▸ Exercise materials
• • •

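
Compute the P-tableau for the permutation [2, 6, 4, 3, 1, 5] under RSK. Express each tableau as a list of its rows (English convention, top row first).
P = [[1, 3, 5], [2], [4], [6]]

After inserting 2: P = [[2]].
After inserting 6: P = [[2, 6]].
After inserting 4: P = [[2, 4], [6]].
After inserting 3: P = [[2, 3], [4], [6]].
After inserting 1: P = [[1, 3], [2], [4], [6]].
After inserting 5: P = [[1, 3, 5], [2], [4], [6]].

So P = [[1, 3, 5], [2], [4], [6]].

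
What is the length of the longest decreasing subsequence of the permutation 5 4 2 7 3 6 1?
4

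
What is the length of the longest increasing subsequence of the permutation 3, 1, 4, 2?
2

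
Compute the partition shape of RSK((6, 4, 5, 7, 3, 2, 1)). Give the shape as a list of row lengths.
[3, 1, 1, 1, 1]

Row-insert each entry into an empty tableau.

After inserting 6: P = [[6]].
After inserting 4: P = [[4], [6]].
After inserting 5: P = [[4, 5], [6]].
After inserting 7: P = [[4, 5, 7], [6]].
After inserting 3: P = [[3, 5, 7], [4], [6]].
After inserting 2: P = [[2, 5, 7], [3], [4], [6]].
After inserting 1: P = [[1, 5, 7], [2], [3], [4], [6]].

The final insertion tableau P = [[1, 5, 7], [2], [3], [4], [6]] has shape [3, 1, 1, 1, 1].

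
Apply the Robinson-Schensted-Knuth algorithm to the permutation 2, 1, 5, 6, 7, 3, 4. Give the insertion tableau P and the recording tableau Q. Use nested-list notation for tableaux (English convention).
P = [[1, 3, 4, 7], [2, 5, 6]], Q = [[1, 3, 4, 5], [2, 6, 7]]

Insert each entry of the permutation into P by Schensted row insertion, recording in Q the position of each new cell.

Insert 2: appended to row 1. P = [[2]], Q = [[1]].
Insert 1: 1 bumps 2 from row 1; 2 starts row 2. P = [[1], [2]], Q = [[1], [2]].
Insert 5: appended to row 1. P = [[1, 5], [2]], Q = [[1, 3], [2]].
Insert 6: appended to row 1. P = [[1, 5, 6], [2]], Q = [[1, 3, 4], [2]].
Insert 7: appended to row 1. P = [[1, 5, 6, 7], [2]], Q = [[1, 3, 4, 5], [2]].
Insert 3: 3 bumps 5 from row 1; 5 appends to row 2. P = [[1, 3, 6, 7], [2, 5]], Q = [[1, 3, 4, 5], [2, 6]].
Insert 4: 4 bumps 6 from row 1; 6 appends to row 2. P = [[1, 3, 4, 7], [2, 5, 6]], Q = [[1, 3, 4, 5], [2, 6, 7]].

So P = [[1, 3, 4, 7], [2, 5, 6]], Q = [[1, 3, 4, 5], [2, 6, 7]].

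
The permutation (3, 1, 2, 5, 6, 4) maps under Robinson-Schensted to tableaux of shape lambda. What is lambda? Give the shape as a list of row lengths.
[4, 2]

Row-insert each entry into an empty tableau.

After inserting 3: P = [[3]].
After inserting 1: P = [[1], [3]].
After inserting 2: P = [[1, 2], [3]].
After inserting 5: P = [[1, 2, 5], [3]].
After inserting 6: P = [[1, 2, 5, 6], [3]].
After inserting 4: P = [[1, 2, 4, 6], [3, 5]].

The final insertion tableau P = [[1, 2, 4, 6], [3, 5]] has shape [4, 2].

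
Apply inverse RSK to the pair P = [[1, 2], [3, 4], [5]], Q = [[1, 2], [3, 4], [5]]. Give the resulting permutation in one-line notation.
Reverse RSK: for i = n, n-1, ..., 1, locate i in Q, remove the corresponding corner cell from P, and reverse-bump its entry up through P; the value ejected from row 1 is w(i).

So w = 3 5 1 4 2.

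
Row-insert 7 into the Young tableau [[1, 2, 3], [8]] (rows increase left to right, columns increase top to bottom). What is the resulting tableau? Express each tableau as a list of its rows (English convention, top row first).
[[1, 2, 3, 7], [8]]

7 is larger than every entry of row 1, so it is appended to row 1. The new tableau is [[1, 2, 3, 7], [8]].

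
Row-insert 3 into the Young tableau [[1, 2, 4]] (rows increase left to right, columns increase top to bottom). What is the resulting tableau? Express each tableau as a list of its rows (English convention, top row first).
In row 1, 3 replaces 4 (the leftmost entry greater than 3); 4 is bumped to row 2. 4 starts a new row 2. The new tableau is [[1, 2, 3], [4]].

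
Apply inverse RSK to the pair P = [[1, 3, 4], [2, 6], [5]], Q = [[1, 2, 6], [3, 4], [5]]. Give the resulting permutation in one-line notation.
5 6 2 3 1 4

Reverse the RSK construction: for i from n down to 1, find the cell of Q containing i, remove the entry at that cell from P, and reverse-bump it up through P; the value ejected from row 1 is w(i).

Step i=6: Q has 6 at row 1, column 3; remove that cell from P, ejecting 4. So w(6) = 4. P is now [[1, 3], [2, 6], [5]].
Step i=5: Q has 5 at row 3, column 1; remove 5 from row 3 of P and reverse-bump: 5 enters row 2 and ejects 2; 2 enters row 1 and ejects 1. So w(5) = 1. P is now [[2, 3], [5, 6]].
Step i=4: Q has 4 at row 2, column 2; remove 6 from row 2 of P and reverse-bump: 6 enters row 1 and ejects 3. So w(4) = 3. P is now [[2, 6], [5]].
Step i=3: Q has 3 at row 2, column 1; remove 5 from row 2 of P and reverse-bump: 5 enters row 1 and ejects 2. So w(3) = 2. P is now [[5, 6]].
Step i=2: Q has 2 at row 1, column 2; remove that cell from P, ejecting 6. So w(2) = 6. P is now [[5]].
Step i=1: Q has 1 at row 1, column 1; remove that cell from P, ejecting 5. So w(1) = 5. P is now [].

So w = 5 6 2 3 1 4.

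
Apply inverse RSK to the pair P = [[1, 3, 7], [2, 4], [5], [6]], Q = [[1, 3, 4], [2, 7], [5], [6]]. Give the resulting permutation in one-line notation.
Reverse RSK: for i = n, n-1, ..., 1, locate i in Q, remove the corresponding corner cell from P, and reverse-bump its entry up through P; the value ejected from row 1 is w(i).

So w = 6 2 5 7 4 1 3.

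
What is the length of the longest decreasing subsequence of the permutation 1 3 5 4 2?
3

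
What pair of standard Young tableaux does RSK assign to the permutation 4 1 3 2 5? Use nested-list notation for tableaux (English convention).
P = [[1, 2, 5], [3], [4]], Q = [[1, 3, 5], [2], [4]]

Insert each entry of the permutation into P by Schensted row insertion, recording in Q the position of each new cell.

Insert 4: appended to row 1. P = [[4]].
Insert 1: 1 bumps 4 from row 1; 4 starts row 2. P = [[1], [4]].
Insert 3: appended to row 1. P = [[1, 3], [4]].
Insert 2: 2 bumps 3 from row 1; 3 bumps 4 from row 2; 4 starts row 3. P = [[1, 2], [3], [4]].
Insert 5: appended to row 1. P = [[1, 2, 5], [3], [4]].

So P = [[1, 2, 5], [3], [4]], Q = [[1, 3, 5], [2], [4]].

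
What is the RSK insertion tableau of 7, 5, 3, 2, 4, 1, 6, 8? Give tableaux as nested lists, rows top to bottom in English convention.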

• • •

▸ Exercise objective
The full listing is to be copied verbatim.

▸ Output
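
Compute the P-tableau for the permutation [2, 6, 4, 3, 1, 5] under RSK. Express each tableau as a list of its rows (English convention, top row first).
P = [[1, 3, 5], [2], [4], [6]]

After inserting 2: P = [[2]].
After inserting 6: P = [[2, 6]].
After inserting 4: P = [[2, 4], [6]].
After inserting 3: P = [[2, 3], [4], [6]].
After inserting 1: P = [[1, 3], [2], [4], [6]].
After inserting 5: P = [[1, 3, 5], [2], [4], [6]].

So P = [[1, 3, 5], [2], [4], [6]].

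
What is the length of the longest decreasing subsequence of the permutation 5 4 2 7 3 6 1?
4

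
What is the length of the longest increasing subsequence of the permutation 3, 1, 4, 2?
2

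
Compute the partition shape of RSK((6, 4, 5, 7, 3, 2, 1)). Give the shape as a list of row lengths.
[3, 1, 1, 1, 1]

Row-insert each entry into an empty tableau.

After inserting 6: P = [[6]].
After inserting 4: P = [[4], [6]].
After inserting 5: P = [[4, 5], [6]].
After inserting 7: P = [[4, 5, 7], [6]].
After inserting 3: P = [[3, 5, 7], [4], [6]].
After inserting 2: P = [[2, 5, 7], [3], [4], [6]].
After inserting 1: P = [[1, 5, 7], [2], [3], [4], [6]].

The final insertion tableau P = [[1, 5, 7], [2], [3], [4], [6]] has shape [3, 1, 1, 1, 1].

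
Apply the Robinson-Schensted-Knuth algorithm to the permutation 2, 1, 5, 6, 7, 3, 4. Give the insertion tableau P and the recording tableau Q. Use nested-list notation for tableaux (English convention).
P = [[1, 3, 4, 7], [2, 5, 6]], Q = [[1, 3, 4, 5], [2, 6, 7]]

Insert each entry of the permutation into P by Schensted row insertion, recording in Q the position of each new cell.

Insert 2: appended to row 1. P = [[2]], Q = [[1]].
Insert 1: 1 bumps 2 from row 1; 2 starts row 2. P = [[1], [2]], Q = [[1], [2]].
Insert 5: appended to row 1. P = [[1, 5], [2]], Q = [[1, 3], [2]].
Insert 6: appended to row 1. P = [[1, 5, 6], [2]], Q = [[1, 3, 4], [2]].
Insert 7: appended to row 1. P = [[1, 5, 6, 7], [2]], Q = [[1, 3, 4, 5], [2]].
Insert 3: 3 bumps 5 from row 1; 5 appends to row 2. P = [[1, 3, 6, 7], [2, 5]], Q = [[1, 3, 4, 5], [2, 6]].
Insert 4: 4 bumps 6 from row 1; 6 appends to row 2. P = [[1, 3, 4, 7], [2, 5, 6]], Q = [[1, 3, 4, 5], [2, 6, 7]].

So P = [[1, 3, 4, 7], [2, 5, 6]], Q = [[1, 3, 4, 5], [2, 6, 7]].

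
The permutation (3, 1, 2, 5, 6, 4) maps under Robinson-Schensted to tableaux of shape lambda. What is lambda? Give the shape as a list of row lengths.
[4, 2]

Row-insert each entry into an empty tableau.

After inserting 3: P = [[3]].
After inserting 1: P = [[1], [3]].
After inserting 2: P = [[1, 2], [3]].
After inserting 5: P = [[1, 2, 5], [3]].
After inserting 6: P = [[1, 2, 5, 6], [3]].
After inserting 4: P = [[1, 2, 4, 6], [3, 5]].

The final insertion tableau P = [[1, 2, 4, 6], [3, 5]] has shape [4, 2].

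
Apply inverse RSK to the pair P = [[1, 2], [3, 4], [5]], Q = [[1, 2], [3, 4], [5]]. Give the resulting permutation in one-line notation.
Reverse RSK: for i = n, n-1, ..., 1, locate i in Q, remove the corresponding corner cell from P, and reverse-bump its entry up through P; the value ejected from row 1 is w(i).

So w = 3 5 1 4 2.

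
Row-insert 7 into the Young tableau [[1, 2, 3], [8]] (rows increase left to right, columns increase top to bottom). What is the resulting tableau? Express each tableau as a list of its rows (English convention, top row first).
[[1, 2, 3, 7], [8]]

7 is larger than every entry of row 1, so it is appended to row 1. The new tableau is [[1, 2, 3, 7], [8]].

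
Row-insert 3 into the Young tableau [[1, 2, 4]] (rows increase left to right, columns increase top to bottom). What is the resulting tableau? Express each tableau as a list of its rows (English convention, top row first).
In row 1, 3 replaces 4 (the leftmost entry greater than 3); 4 is bumped to row 2. 4 starts a new row 2. The new tableau is [[1, 2, 3], [4]].

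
Apply inverse RSK to the pair P = [[1, 3, 4], [2, 6], [5]], Q = [[1, 2, 6], [3, 4], [5]]. Give the resulting permutation in one-line notation.
5 6 2 3 1 4

Reverse the RSK construction: for i from n down to 1, find the cell of Q containing i, remove the entry at that cell from P, and reverse-bump it up through P; the value ejected from row 1 is w(i).

Step i=6: Q has 6 at row 1, column 3; remove that cell from P, ejecting 4. So w(6) = 4. P is now [[1, 3], [2, 6], [5]].
Step i=5: Q has 5 at row 3, column 1; remove 5 from row 3 of P and reverse-bump: 5 enters row 2 and ejects 2; 2 enters row 1 and ejects 1. So w(5) = 1. P is now [[2, 3], [5, 6]].
Step i=4: Q has 4 at row 2, column 2; remove 6 from row 2 of P and reverse-bump: 6 enters row 1 and ejects 3. So w(4) = 3. P is now [[2, 6], [5]].
Step i=3: Q has 3 at row 2, column 1; remove 5 from row 2 of P and reverse-bump: 5 enters row 1 and ejects 2. So w(3) = 2. P is now [[5, 6]].
Step i=2: Q has 2 at row 1, column 2; remove that cell from P, ejecting 6. So w(2) = 6. P is now [[5]].
Step i=1: Q has 1 at row 1, column 1; remove that cell from P, ejecting 5. So w(1) = 5. P is now [].

So w = 5 6 2 3 1 4.

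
Apply inverse RSK to the pair P = [[1, 3, 7], [2, 4], [5], [6]], Q = [[1, 3, 4], [2, 7], [5], [6]]. Give the resulting permutation in one-line notation.
Reverse RSK: for i = n, n-1, ..., 1, locate i in Q, remove the corresponding corner cell from P, and reverse-bump its entry up through P; the value ejected from row 1 is w(i).

So w = 6 2 5 7 4 1 3.

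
What is the length of the longest decreasing subsequence of the permutation 1 3 5 4 2?
3

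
What pair of standard Young tableaux does RSK assign to the permutation 4 1 3 2 5? Use nested-list notation for tableaux (English convention).
P = [[1, 2, 5], [3], [4]], Q = [[1, 3, 5], [2], [4]]

Insert each entry of the permutation into P by Schensted row insertion, recording in Q the position of each new cell.

Insert 4: appended to row 1. P = [[4]].
Insert 1: 1 bumps 4 from row 1; 4 starts row 2. P = [[1], [4]].
Insert 3: appended to row 1. P = [[1, 3], [4]].
Insert 2: 2 bumps 3 from row 1; 3 bumps 4 from row 2; 4 starts row 3. P = [[1, 2], [3], [4]].
Insert 5: appended to row 1. P = [[1, 2, 5], [3], [4]].

So P = [[1, 2, 5], [3], [4]], Q = [[1, 3, 5], [2], [4]].

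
What is the RSK insertion tableau of 7, 5, 3, 2, 4, 1, 6, 8? Give tableaux as nested lists, rows top to bottom in English convention.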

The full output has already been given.